For the entries below, the result should be an exact transcription of the lines from the one with "The contributions turn out to be: Player" up to and including the one with "Consider an apartment", and only those.
========================
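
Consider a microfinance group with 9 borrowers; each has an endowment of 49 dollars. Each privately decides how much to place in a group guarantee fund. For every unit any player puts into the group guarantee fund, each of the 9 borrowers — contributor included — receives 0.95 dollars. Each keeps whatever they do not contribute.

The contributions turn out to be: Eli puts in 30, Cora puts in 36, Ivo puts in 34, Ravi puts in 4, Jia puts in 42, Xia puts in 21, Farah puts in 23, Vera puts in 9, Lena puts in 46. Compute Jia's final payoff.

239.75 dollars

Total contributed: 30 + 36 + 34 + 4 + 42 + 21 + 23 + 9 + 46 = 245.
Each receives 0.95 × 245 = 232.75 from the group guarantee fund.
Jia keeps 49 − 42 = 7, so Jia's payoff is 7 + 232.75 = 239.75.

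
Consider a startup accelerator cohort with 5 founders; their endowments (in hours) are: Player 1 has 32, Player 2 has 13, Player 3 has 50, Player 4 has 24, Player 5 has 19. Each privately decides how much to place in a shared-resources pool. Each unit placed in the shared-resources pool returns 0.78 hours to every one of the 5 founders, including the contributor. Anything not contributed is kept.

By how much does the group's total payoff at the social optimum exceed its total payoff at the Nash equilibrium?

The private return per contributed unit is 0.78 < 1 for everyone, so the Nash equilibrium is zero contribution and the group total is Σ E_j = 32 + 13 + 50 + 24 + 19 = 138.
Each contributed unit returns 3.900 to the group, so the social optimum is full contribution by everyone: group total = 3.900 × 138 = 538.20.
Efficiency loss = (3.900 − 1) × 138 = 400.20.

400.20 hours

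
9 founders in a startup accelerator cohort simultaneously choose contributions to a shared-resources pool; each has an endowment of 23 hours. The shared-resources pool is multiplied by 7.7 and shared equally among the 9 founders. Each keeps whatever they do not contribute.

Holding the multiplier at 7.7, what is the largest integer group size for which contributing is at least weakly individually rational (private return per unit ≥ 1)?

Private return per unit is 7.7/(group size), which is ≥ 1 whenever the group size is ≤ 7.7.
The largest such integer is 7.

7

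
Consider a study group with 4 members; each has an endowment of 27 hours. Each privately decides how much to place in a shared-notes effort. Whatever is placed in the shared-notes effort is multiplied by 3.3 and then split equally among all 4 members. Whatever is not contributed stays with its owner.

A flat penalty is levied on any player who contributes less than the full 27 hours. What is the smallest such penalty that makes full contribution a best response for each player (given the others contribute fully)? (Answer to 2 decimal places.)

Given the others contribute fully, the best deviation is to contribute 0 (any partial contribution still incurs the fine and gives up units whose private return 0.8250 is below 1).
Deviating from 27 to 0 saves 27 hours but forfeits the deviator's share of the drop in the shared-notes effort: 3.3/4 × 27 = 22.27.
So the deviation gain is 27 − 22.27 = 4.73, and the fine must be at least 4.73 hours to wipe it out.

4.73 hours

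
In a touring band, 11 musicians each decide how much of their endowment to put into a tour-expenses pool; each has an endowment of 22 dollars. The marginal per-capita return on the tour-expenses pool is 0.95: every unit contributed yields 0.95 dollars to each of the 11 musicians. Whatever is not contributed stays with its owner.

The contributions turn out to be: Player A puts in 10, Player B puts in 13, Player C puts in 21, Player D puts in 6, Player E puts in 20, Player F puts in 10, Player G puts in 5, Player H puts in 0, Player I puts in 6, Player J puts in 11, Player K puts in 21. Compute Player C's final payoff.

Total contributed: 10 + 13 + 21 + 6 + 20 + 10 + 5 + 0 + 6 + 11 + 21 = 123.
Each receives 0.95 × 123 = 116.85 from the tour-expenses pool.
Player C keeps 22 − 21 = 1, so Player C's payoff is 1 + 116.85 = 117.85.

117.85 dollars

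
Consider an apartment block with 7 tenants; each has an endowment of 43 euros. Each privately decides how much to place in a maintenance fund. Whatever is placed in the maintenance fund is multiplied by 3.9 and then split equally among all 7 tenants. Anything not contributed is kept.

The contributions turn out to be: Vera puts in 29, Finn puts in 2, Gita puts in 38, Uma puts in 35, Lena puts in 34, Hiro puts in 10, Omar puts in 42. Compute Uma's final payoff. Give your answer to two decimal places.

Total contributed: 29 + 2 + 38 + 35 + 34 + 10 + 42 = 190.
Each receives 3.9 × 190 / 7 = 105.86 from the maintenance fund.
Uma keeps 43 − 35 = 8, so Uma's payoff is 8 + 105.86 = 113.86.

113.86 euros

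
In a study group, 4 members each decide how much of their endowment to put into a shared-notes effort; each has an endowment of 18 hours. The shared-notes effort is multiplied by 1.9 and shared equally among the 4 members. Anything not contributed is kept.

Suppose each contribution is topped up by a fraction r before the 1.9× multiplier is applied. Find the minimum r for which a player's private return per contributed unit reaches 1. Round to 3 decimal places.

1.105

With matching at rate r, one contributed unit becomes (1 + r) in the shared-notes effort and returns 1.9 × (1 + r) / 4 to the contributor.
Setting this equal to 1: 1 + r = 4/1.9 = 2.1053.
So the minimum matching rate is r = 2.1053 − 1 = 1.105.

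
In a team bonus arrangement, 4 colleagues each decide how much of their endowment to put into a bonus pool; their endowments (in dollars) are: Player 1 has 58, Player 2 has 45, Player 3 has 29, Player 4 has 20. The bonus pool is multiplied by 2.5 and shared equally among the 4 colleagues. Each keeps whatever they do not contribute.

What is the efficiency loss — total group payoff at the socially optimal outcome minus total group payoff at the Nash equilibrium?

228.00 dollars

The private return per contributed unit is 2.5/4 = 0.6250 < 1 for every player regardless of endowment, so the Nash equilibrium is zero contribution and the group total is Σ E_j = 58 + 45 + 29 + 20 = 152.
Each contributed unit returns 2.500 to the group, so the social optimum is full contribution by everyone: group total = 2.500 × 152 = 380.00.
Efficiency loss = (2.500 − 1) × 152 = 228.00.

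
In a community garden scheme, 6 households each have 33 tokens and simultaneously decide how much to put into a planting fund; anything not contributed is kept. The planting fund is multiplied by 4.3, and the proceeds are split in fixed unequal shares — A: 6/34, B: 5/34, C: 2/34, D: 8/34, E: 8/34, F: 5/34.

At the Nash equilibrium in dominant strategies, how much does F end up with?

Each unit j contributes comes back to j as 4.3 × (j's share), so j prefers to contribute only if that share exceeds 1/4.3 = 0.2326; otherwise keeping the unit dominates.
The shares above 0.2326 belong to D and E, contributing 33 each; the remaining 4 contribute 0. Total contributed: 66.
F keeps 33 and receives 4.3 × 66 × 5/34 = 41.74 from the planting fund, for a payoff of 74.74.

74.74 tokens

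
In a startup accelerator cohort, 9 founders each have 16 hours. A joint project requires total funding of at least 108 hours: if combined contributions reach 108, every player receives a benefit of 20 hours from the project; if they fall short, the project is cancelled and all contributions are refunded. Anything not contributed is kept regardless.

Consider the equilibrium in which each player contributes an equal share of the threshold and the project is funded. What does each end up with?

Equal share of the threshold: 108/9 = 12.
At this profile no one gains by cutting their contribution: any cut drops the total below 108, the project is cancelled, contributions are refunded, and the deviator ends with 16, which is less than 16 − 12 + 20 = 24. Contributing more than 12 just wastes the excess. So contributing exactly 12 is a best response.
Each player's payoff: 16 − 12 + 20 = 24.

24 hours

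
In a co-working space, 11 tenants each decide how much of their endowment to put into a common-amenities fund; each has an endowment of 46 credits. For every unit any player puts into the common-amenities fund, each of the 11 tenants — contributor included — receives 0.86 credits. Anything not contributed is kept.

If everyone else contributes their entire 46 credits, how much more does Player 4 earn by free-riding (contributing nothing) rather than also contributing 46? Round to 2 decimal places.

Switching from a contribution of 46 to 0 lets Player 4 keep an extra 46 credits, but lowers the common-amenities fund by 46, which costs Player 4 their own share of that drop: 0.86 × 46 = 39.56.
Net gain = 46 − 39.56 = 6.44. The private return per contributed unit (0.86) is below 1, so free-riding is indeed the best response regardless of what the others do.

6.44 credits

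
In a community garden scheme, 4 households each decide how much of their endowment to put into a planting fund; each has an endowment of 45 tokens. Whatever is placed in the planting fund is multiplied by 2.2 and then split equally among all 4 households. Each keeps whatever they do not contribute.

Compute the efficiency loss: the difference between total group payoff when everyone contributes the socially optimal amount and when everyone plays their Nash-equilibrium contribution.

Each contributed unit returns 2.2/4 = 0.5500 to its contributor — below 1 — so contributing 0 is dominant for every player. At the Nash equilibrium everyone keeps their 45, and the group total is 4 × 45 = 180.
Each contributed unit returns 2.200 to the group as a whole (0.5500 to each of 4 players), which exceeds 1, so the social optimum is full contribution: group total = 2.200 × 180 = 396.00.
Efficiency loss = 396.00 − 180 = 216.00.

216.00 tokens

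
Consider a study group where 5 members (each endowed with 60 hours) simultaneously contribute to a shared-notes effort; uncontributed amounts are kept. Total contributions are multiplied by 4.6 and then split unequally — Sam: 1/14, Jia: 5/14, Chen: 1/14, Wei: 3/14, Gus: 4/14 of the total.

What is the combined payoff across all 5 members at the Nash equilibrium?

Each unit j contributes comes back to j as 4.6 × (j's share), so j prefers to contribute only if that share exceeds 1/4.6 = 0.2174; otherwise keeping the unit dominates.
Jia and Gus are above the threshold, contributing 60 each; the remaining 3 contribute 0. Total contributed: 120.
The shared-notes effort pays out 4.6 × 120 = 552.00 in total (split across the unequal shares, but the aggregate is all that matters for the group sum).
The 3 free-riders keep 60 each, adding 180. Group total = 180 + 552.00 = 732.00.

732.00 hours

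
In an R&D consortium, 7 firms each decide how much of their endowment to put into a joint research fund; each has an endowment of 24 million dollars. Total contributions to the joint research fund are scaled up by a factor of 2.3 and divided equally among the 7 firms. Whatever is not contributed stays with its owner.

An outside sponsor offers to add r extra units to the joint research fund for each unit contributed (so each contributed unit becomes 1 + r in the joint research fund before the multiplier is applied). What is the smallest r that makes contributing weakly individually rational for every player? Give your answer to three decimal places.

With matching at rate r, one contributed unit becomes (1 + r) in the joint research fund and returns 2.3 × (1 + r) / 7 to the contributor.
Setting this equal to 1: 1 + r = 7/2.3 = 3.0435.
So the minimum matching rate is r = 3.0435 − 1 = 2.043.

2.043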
========================
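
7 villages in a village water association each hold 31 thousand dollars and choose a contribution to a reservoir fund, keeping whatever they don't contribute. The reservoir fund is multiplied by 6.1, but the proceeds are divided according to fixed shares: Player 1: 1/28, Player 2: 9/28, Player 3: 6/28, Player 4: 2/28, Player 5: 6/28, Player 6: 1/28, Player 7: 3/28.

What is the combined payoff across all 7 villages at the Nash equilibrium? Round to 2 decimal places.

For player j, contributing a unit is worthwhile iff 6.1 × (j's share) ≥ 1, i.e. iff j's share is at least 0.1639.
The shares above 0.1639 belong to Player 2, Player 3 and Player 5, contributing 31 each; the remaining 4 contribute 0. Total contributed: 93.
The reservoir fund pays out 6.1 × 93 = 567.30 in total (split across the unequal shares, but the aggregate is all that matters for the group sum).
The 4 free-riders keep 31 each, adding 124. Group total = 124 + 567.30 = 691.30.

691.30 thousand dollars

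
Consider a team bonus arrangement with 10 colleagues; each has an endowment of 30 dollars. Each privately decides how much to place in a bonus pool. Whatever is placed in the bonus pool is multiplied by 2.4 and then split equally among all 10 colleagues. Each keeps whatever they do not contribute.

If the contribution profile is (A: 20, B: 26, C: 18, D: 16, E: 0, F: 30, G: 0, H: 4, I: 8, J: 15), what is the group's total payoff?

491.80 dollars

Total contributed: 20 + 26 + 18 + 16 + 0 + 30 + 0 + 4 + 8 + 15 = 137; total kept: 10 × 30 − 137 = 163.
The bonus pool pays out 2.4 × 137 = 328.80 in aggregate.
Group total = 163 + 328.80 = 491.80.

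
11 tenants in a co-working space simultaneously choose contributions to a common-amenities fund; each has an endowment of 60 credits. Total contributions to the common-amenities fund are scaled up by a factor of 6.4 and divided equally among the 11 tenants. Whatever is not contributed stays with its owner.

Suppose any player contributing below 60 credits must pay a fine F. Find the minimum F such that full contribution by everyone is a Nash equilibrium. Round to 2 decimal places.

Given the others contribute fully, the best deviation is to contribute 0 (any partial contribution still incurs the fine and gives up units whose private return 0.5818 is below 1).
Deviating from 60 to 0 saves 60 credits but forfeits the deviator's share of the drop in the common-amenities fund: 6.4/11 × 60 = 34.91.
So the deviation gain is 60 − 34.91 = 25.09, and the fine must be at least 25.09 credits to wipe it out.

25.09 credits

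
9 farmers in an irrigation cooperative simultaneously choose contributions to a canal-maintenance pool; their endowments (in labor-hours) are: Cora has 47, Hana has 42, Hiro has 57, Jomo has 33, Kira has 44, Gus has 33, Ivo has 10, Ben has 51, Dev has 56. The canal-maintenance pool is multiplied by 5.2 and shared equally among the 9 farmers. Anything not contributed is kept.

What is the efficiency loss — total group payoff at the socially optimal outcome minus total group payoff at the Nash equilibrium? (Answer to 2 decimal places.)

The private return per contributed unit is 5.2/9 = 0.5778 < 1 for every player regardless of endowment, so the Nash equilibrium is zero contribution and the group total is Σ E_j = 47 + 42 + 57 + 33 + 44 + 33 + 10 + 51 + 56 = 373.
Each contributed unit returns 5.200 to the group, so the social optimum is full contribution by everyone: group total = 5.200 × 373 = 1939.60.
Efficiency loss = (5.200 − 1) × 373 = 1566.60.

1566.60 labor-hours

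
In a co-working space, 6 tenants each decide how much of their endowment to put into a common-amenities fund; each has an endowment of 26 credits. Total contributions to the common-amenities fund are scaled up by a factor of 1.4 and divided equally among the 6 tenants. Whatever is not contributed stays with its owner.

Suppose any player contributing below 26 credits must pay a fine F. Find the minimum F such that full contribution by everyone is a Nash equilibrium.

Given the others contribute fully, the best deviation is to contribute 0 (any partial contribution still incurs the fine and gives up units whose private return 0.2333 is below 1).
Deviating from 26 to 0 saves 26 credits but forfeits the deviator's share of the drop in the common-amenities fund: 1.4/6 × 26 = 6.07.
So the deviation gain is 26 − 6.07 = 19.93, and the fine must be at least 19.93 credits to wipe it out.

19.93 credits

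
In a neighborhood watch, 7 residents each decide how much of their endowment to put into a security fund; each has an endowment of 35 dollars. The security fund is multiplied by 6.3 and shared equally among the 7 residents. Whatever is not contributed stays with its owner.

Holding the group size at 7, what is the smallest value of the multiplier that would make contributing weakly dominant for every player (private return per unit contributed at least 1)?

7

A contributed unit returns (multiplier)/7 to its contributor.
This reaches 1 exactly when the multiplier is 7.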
========================
WRITTEN ANSWER →
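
The contributions turn out to be: Player A puts in 10, Player B puts in 13, Player C puts in 21, Player D puts in 6, Player E puts in 20, Player F puts in 10, Player G puts in 5, Player H puts in 0, Player I puts in 6, Player J puts in 11, Player K puts in 21. Compute Player C's final payoff.

Total contributed: 10 + 13 + 21 + 6 + 20 + 10 + 5 + 0 + 6 + 11 + 21 = 123.
Each receives 0.95 × 123 = 116.85 from the tour-expenses pool.
Player C keeps 22 − 21 = 1, so Player C's payoff is 1 + 116.85 = 117.85.

117.85 dollars

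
Consider an apartment block with 7 tenants; each has an endowment of 43 euros. Each privately decides how much to place in a maintenance fund. Whatever is placed in the maintenance fund is multiplied by 3.9 and then split equally among all 7 tenants. Anything not contributed is kept.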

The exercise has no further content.